TASK TO CARRY OUT ▸ What is wanted is every record, duplicated word for word.

....................

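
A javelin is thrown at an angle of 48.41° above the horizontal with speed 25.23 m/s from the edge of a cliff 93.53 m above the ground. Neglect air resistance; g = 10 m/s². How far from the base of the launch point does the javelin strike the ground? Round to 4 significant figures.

Components: v_x = 25.23 cos 48.41° = 16.748 m/s, v_y = 25.23 sin 48.41° = 18.870 m/s.
Vertical: 0 = 93.53 + 18.870 t − ½(10) t² ⇒ 5.000 t² − 18.870 t − 93.53 = 0.
t = [18.870 + √(356.08 + 1870.6)] / 10.00 = 6.6058 s.
Horizontal: R = v_x · t = 16.748 × 6.6058 = 110.6 m.

110.6 m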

....................

EXERCISE RESPONSE ▸
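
A javelin is thrown at an angle of 48.41° above the horizontal with speed 25.23 m/s from the edge of a cliff 93.53 m above the ground. Neglect air resistance; g = 10 m/s². How far from the base of the launch point does the javelin strike the ground? Round to 4 significant figures.

Components: v_x = 25.23 cos 48.41° = 16.748 m/s, v_y = 25.23 sin 48.41° = 18.870 m/s.
Vertical: 0 = 93.53 + 18.870 t − ½(10) t² ⇒ 5.000 t² − 18.870 t − 93.53 = 0.
t = [18.870 + √(356.08 + 1870.6)] / 10.00 = 6.6058 s.
Horizontal: R = v_x · t = 16.748 × 6.6058 = 110.6 m.

110.6 m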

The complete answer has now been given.